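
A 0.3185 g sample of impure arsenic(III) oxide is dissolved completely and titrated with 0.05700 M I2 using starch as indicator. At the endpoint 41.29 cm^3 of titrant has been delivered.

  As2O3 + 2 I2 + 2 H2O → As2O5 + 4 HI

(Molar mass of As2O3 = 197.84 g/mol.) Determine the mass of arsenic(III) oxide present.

n(I2) = 0.04129 L × 0.05700 mol/L = 2.354 × 10^-3 mol
From the 1:2 ratio, n(As2O3) = 1/2 × 2.354 × 10^-3 = 1.177 × 10^-3 mol
mass of As2O3 = 1.177 × 10^-3 × 197.84 g/mol = 0.2328 g

0.2328 g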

____________________

_How to complete this task_
Return each entry above exactly, leaving none out.

_Response_
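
A 0.3185 g sample of impure arsenic(III) oxide is dissolved completely and titrated with 0.05700 M I2 using starch as indicator. At the endpoint 41.29 cm^3 of titrant has been delivered.

  As2O3 + 2 I2 + 2 H2O → As2O5 + 4 HI

(Molar mass of As2O3 = 197.84 g/mol.) Determine the mass of arsenic(III) oxide present.

n(I2) = 0.04129 L × 0.05700 mol/L = 2.354 × 10^-3 mol
From the 1:2 ratio, n(As2O3) = 1/2 × 2.354 × 10^-3 = 1.177 × 10^-3 mol
mass of As2O3 = 1.177 × 10^-3 × 197.84 g/mol = 0.2328 g

0.2328 g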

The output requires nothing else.